#### [PROMPT]
Copy exactly, and only, the lines from the line containing "- TP-A: x = 791" through the last line of the records below, both included.

-=-=-

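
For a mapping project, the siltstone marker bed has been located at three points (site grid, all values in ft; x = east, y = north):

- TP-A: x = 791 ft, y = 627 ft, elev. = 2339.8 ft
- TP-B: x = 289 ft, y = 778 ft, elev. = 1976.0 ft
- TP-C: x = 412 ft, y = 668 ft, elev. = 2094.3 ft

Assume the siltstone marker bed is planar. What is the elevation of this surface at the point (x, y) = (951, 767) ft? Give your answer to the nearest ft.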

-=-=-

#### [OUTPUT FOR THIS TASK]
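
- TP-A: x = 791 ft, y = 627 ft, elev. = 2339.8 ft
- TP-B: x = 289 ft, y = 778 ft, elev. = 1976.0 ft
- TP-C: x = 412 ft, y = 668 ft, elev. = 2094.3 ft

Assume the siltstone marker bed is planar. What is the elevation of this surface at the point (x, y) = (951, 767) ft? Give your answer to the nearest ft.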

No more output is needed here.